>>>

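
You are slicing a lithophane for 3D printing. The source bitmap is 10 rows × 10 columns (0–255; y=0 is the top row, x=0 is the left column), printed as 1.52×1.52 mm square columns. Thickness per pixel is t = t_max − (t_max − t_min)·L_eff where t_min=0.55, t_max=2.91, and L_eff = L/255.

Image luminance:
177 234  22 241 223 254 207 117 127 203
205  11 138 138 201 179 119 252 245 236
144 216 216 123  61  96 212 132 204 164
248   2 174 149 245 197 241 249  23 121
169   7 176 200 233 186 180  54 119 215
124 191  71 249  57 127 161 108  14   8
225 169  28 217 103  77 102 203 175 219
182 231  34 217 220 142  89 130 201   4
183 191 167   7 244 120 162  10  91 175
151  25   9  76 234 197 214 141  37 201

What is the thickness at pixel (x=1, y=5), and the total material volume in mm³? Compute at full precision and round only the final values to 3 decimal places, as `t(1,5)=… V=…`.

span = t_max - t_min = 2.91 - 0.55 = 2.360
L(1,5) = 191, L_eff = 191/255 = 0.749020
t(1,5) = 2.91 - 2.360·0.749020 = 1.142
Σt over all 10·10 pixels = 970243/6375 ≈ 152.1949804
V = pitch²·Σt = 1.52²·970243/6375 = 351.631

t(1,5)=1.142 V=351.631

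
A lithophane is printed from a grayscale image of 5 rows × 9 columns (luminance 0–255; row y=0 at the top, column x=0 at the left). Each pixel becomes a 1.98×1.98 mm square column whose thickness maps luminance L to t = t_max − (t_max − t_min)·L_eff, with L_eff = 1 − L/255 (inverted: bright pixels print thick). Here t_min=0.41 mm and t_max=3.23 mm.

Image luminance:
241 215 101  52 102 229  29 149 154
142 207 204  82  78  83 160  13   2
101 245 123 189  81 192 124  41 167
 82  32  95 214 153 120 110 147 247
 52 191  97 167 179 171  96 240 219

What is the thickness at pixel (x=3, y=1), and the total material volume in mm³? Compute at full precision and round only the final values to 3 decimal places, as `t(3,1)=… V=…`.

span = t_max - t_min = 3.23 - 0.41 = 2.820
L(3,1) = 82, L_eff = 1 - 82/255 = 0.678431 (inverted)
t(3,1) = 3.23 - 2.820·0.678431 = 1.317
Σt over all 5·9 pixels = 731917/8500 ≈ 86.1078824
V = pitch²·Σt = 1.98²·731917/8500 = 337.577

t(3,1)=1.317 V=337.577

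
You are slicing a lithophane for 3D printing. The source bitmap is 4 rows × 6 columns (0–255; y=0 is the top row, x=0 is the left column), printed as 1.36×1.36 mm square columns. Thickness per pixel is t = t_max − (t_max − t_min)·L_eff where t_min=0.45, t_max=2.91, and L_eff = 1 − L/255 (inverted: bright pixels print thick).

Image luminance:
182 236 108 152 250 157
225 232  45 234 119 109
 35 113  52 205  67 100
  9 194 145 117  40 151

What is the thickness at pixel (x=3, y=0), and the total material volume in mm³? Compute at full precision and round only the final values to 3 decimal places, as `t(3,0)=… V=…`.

t(3,0)=1.916 V=78.448

span = t_max - t_min = 2.91 - 0.45 = 2.460
L(3,0) = 152, L_eff = 1 - 152/255 = 0.403922 (inverted)
t(3,0) = 2.91 - 2.460·0.403922 = 1.916
Σt over all 4·6 pixels = 180257/4250 ≈ 42.4134118
V = pitch²·Σt = 1.36²·180257/4250 = 78.448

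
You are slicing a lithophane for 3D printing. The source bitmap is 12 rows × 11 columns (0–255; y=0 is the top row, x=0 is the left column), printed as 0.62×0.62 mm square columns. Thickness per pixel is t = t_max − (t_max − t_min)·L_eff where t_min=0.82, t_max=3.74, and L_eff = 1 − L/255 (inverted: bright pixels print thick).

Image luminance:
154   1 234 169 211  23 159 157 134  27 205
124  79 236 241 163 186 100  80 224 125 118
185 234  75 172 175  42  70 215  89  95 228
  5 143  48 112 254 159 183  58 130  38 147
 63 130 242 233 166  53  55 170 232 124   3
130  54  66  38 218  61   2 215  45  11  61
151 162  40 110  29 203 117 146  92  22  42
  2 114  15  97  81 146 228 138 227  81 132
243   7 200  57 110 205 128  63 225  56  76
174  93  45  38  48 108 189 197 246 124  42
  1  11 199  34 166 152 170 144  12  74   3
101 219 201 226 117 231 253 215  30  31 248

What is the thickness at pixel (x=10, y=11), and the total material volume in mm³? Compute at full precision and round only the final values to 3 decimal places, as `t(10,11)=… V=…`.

t(10,11)=3.660 V=113.206

span = t_max - t_min = 3.74 - 0.82 = 2.920
L(10,11) = 248, L_eff = 1 - 248/255 = 0.027451 (inverted)
t(10,11) = 3.74 - 2.920·0.027451 = 3.660
Σt over all 12·11 pixels = 625816/2125 ≈ 294.5016471
V = pitch²·Σt = 0.62²·625816/2125 = 113.206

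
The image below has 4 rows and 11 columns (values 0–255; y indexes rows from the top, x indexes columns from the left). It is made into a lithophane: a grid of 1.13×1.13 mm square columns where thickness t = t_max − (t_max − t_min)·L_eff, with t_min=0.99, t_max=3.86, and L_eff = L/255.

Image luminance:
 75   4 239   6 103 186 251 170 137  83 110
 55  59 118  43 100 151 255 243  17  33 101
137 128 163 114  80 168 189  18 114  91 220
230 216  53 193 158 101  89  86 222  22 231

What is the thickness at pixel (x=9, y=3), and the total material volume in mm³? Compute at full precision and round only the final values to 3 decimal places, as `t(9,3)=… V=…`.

t(9,3)=3.612 V=136.935

span = t_max - t_min = 3.86 - 0.99 = 2.870
L(9,3) = 22, L_eff = 22/255 = 0.086275
t(9,3) = 3.86 - 2.870·0.086275 = 3.612
Σt over all 4·11 pixels = 455771/4250 ≈ 107.2402353
V = pitch²·Σt = 1.13²·455771/4250 = 136.935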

<<<

Work instruction: All of the records above should be given again exactly as written.

Task answer:
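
You are slicing a lithophane for 3D printing. The source bitmap is 10 rows × 10 columns (0–255; y=0 is the top row, x=0 is the left column), printed as 1.52×1.52 mm square columns. Thickness per pixel is t = t_max − (t_max − t_min)·L_eff where t_min=0.55, t_max=2.91, and L_eff = L/255.

Image luminance:
177 234  22 241 223 254 207 117 127 203
205  11 138 138 201 179 119 252 245 236
144 216 216 123  61  96 212 132 204 164
248   2 174 149 245 197 241 249  23 121
169   7 176 200 233 186 180  54 119 215
124 191  71 249  57 127 161 108  14   8
225 169  28 217 103  77 102 203 175 219
182 231  34 217 220 142  89 130 201   4
183 191 167   7 244 120 162  10  91 175
151  25   9  76 234 197 214 141  37 201

What is the thickness at pixel (x=1, y=5), and the total material volume in mm³? Compute at full precision and round only the final values to 3 decimal places, as `t(1,5)=… V=…`.

span = t_max - t_min = 2.91 - 0.55 = 2.360
L(1,5) = 191, L_eff = 191/255 = 0.749020
t(1,5) = 2.91 - 2.360·0.749020 = 1.142
Σt over all 10·10 pixels = 970243/6375 ≈ 152.1949804
V = pitch²·Σt = 1.52²·970243/6375 = 351.631

t(1,5)=1.142 V=351.631

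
A lithophane is printed from a grayscale image of 5 rows × 9 columns (luminance 0–255; row y=0 at the top, column x=0 at the left). Each pixel becomes a 1.98×1.98 mm square column whose thickness maps luminance L to t = t_max − (t_max − t_min)·L_eff, with L_eff = 1 − L/255 (inverted: bright pixels print thick). Here t_min=0.41 mm and t_max=3.23 mm.

Image luminance:
241 215 101  52 102 229  29 149 154
142 207 204  82  78  83 160  13   2
101 245 123 189  81 192 124  41 167
 82  32  95 214 153 120 110 147 247
 52 191  97 167 179 171  96 240 219

What is the thickness at pixel (x=3, y=1), and the total material volume in mm³? Compute at full precision and round only the final values to 3 decimal places, as `t(3,1)=… V=…`.

span = t_max - t_min = 3.23 - 0.41 = 2.820
L(3,1) = 82, L_eff = 1 - 82/255 = 0.678431 (inverted)
t(3,1) = 3.23 - 2.820·0.678431 = 1.317
Σt over all 5·9 pixels = 731917/8500 ≈ 86.1078824
V = pitch²·Σt = 1.98²·731917/8500 = 337.577

t(3,1)=1.317 V=337.577

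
You are slicing a lithophane for 3D printing. The source bitmap is 4 rows × 6 columns (0–255; y=0 is the top row, x=0 is the left column), printed as 1.36×1.36 mm square columns. Thickness per pixel is t = t_max − (t_max − t_min)·L_eff where t_min=0.45, t_max=2.91, and L_eff = 1 − L/255 (inverted: bright pixels print thick).

Image luminance:
182 236 108 152 250 157
225 232  45 234 119 109
 35 113  52 205  67 100
  9 194 145 117  40 151

What is the thickness at pixel (x=3, y=0), and the total material volume in mm³? Compute at full precision and round only the final values to 3 decimal places, as `t(3,0)=… V=…`.

t(3,0)=1.916 V=78.448

span = t_max - t_min = 2.91 - 0.45 = 2.460
L(3,0) = 152, L_eff = 1 - 152/255 = 0.403922 (inverted)
t(3,0) = 2.91 - 2.460·0.403922 = 1.916
Σt over all 4·6 pixels = 180257/4250 ≈ 42.4134118
V = pitch²·Σt = 1.36²·180257/4250 = 78.448

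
You are slicing a lithophane for 3D printing. The source bitmap is 12 rows × 11 columns (0–255; y=0 is the top row, x=0 is the left column), printed as 0.62×0.62 mm square columns. Thickness per pixel is t = t_max − (t_max − t_min)·L_eff where t_min=0.82, t_max=3.74, and L_eff = 1 − L/255 (inverted: bright pixels print thick).

Image luminance:
154   1 234 169 211  23 159 157 134  27 205
124  79 236 241 163 186 100  80 224 125 118
185 234  75 172 175  42  70 215  89  95 228
  5 143  48 112 254 159 183  58 130  38 147
 63 130 242 233 166  53  55 170 232 124   3
130  54  66  38 218  61   2 215  45  11  61
151 162  40 110  29 203 117 146  92  22  42
  2 114  15  97  81 146 228 138 227  81 132
243   7 200  57 110 205 128  63 225  56  76
174  93  45  38  48 108 189 197 246 124  42
  1  11 199  34 166 152 170 144  12  74   3
101 219 201 226 117 231 253 215  30  31 248

What is the thickness at pixel (x=10, y=11), and the total material volume in mm³? Compute at full precision and round only the final values to 3 decimal places, as `t(10,11)=… V=…`.

t(10,11)=3.660 V=113.206

span = t_max - t_min = 3.74 - 0.82 = 2.920
L(10,11) = 248, L_eff = 1 - 248/255 = 0.027451 (inverted)
t(10,11) = 3.74 - 2.920·0.027451 = 3.660
Σt over all 12·11 pixels = 625816/2125 ≈ 294.5016471
V = pitch²·Σt = 0.62²·625816/2125 = 113.206

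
The image below has 4 rows and 11 columns (values 0–255; y indexes rows from the top, x indexes columns from the left). It is made into a lithophane: a grid of 1.13×1.13 mm square columns where thickness t = t_max − (t_max − t_min)·L_eff, with t_min=0.99, t_max=3.86, and L_eff = L/255.

Image luminance:
 75   4 239   6 103 186 251 170 137  83 110
 55  59 118  43 100 151 255 243  17  33 101
137 128 163 114  80 168 189  18 114  91 220
230 216  53 193 158 101  89  86 222  22 231

What is the thickness at pixel (x=9, y=3), and the total material volume in mm³? Compute at full precision and round only the final values to 3 decimal places, as `t(9,3)=… V=…`.

t(9,3)=3.612 V=136.935

span = t_max - t_min = 3.86 - 0.99 = 2.870
L(9,3) = 22, L_eff = 22/255 = 0.086275
t(9,3) = 3.86 - 2.870·0.086275 = 3.612
Σt over all 4·11 pixels = 455771/4250 ≈ 107.2402353
V = pitch²·Σt = 1.13²·455771/4250 = 136.935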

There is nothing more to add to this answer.